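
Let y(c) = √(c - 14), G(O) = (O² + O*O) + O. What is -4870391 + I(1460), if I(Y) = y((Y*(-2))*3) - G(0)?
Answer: -4870391 + I*√8774 ≈ -4.8704e+6 + 93.67*I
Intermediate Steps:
G(O) = O + 2*O² (G(O) = (O² + O²) + O = 2*O² + O = O + 2*O²)
y(c) = √(-14 + c)
I(Y) = √(-14 - 6*Y) (I(Y) = √(-14 + (Y*(-2))*3) - 0*(1 + 2*0) = √(-14 - 2*Y*3) - 0*(1 + 0) = √(-14 - 6*Y) - 0 = √(-14 - 6*Y) - 1*0 = √(-14 - 6*Y) + 0 = √(-14 - 6*Y))
-4870391 + I(1460) = -4870391 + √(-14 - 6*1460) = -4870391 + √(-14 - 8760) = -4870391 + √(-8774) = -4870391 + I*√8774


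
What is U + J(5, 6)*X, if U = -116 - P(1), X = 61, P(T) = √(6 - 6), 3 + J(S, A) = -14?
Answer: -1153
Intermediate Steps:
J(S, A) = -17 (J(S, A) = -3 - 14 = -17)
P(T) = 0 (P(T) = √0 = 0)
U = -116 (U = -116 - 1*0 = -116 + 0 = -116)
U + J(5, 6)*X = -116 - 17*61 = -116 - 1037 = -1153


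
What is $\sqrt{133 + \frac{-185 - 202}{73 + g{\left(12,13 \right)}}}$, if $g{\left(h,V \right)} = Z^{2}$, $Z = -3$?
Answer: $\frac{\sqrt{862558}}{82} \approx 11.326$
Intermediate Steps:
$g{\left(h,V \right)} = 9$ ($g{\left(h,V \right)} = \left(-3\right)^{2} = 9$)
$\sqrt{133 + \frac{-185 - 202}{73 + g{\left(12,13 \right)}}} = \sqrt{133 + \frac{-185 - 202}{73 + 9}} = \sqrt{133 - \frac{387}{82}} = \sqrt{\frac{10519}{82}} = \frac{\sqrt{862558}}{82}$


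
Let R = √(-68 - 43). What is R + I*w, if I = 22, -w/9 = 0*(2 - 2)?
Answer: I*√111 ≈ 10.536*I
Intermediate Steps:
w = 0 (w = -0*(2 - 2) = -0*0 = -9*0 = 0)
R = I*√111 (R = √(-111) = I*√111 ≈ 10.536*I)
R + I*w = I*√111 + 22*0 = I*√111 + 0 = I*√111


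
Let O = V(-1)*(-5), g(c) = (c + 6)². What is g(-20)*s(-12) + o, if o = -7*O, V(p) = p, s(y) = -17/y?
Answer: 728/3 ≈ 242.67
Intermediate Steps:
g(c) = (6 + c)²
O = 5 (O = -1*(-5) = 5)
o = -35 (o = -7*5 = -35)
g(-20)*s(-12) + o = (6 - 20)²*(-17/(-12)) - 35 = (-14)²*(-17*(-1/12)) - 35 = 196*(17/12) - 35 = 833/3 - 35 = 728/3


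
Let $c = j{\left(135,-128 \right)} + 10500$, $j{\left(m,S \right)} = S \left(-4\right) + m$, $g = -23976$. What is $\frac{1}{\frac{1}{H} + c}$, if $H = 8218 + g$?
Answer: $\frac{15758}{175654425} \approx 8.971 \cdot 10^{-5}$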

◆ ◆ ◆ ◆ ◆ ◆ ◆

## Task requirements
Would you print each line of the material exactly?

## Expected output
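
Let y(c) = √(c - 14), G(O) = (O² + O*O) + O. What is -4870391 + I(1460), if I(Y) = y((Y*(-2))*3) - G(0)?
Answer: -4870391 + I*√8774 ≈ -4.8704e+6 + 93.67*I
Intermediate Steps:
G(O) = O + 2*O² (G(O) = (O² + O²) + O = 2*O² + O = O + 2*O²)
y(c) = √(-14 + c)
I(Y) = √(-14 - 6*Y) (I(Y) = √(-14 + (Y*(-2))*3) - 0*(1 + 2*0) = √(-14 - 2*Y*3) - 0*(1 + 0) = √(-14 - 6*Y) - 0 = √(-14 - 6*Y) - 1*0 = √(-14 - 6*Y) + 0 = √(-14 - 6*Y))
-4870391 + I(1460) = -4870391 + √(-14 - 6*1460) = -4870391 + √(-14 - 8760) = -4870391 + √(-8774) = -4870391 + I*√8774


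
What is U + J(5, 6)*X, if U = -116 - P(1), X = 61, P(T) = √(6 - 6), 3 + J(S, A) = -14?
Answer: -1153
Intermediate Steps:
J(S, A) = -17 (J(S, A) = -3 - 14 = -17)
P(T) = 0 (P(T) = √0 = 0)
U = -116 (U = -116 - 1*0 = -116 + 0 = -116)
U + J(5, 6)*X = -116 - 17*61 = -116 - 1037 = -1153


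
What is $\sqrt{133 + \frac{-185 - 202}{73 + g{\left(12,13 \right)}}}$, if $g{\left(h,V \right)} = Z^{2}$, $Z = -3$?
Answer: $\frac{\sqrt{862558}}{82} \approx 11.326$
Intermediate Steps:
$g{\left(h,V \right)} = 9$ ($g{\left(h,V \right)} = \left(-3\right)^{2} = 9$)
$\sqrt{133 + \frac{-185 - 202}{73 + g{\left(12,13 \right)}}} = \sqrt{133 + \frac{-185 - 202}{73 + 9}} = \sqrt{133 - \frac{387}{82}} = \sqrt{\frac{10519}{82}} = \frac{\sqrt{862558}}{82}$


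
Let R = √(-68 - 43). What is R + I*w, if I = 22, -w/9 = 0*(2 - 2)?
Answer: I*√111 ≈ 10.536*I
Intermediate Steps:
w = 0 (w = -0*(2 - 2) = -0*0 = -9*0 = 0)
R = I*√111 (R = √(-111) = I*√111 ≈ 10.536*I)
R + I*w = I*√111 + 22*0 = I*√111 + 0 = I*√111


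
Let O = V(-1)*(-5), g(c) = (c + 6)². What is g(-20)*s(-12) + o, if o = -7*O, V(p) = p, s(y) = -17/y?
Answer: 728/3 ≈ 242.67
Intermediate Steps:
g(c) = (6 + c)²
O = 5 (O = -1*(-5) = 5)
o = -35 (o = -7*5 = -35)
g(-20)*s(-12) + o = (6 - 20)²*(-17/(-12)) - 35 = (-14)²*(-17*(-1/12)) - 35 = 196*(17/12) - 35 = 833/3 - 35 = 728/3


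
Let $c = j{\left(135,-128 \right)} + 10500$, $j{\left(m,S \right)} = S \left(-4\right) + m$, $g = -23976$. What is $\frac{1}{\frac{1}{H} + c}$, if $H = 8218 + g$?
Answer: $\frac{15758}{175654425} \approx 8.971 \cdot 10^{-5}$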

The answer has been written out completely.